## Requirement
In this exercise, the entries below are to be transcribed exactly, line by line.

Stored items
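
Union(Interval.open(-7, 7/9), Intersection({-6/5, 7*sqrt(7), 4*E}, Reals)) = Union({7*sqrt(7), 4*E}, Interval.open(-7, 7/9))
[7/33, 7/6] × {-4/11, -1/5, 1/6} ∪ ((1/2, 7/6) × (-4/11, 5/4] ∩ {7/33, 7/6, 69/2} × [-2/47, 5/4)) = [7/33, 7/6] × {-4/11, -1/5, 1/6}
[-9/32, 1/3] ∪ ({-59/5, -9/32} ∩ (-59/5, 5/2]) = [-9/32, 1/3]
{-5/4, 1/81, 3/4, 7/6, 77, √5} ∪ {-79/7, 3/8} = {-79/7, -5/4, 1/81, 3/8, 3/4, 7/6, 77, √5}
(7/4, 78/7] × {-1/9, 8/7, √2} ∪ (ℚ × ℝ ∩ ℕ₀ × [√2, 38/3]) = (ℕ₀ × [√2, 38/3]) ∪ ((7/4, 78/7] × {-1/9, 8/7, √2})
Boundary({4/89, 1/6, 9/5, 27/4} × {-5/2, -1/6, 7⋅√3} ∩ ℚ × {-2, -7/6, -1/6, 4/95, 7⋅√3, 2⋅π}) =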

## Result below
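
Union(Interval.open(-7, 7/9), Intersection({-6/5, 7*sqrt(7), 4*E}, Reals)) = Union({7*sqrt(7), 4*E}, Interval.open(-7, 7/9))
[7/33, 7/6] × {-4/11, -1/5, 1/6} ∪ ((1/2, 7/6) × (-4/11, 5/4] ∩ {7/33, 7/6, 69/2} × [-2/47, 5/4)) = [7/33, 7/6] × {-4/11, -1/5, 1/6}
[-9/32, 1/3] ∪ ({-59/5, -9/32} ∩ (-59/5, 5/2]) = [-9/32, 1/3]
{-5/4, 1/81, 3/4, 7/6, 77, √5} ∪ {-79/7, 3/8} = {-79/7, -5/4, 1/81, 3/8, 3/4, 7/6, 77, √5}
(7/4, 78/7] × {-1/9, 8/7, √2} ∪ (ℚ × ℝ ∩ ℕ₀ × [√2, 38/3]) = (ℕ₀ × [√2, 38/3]) ∪ ((7/4, 78/7] × {-1/9, 8/7, √2})
Boundary({4/89, 1/6, 9/5, 27/4} × {-5/2, -1/6, 7⋅√3} ∩ ℚ × {-2, -7/6, -1/6, 4/95, 7⋅√3, 2⋅π}) =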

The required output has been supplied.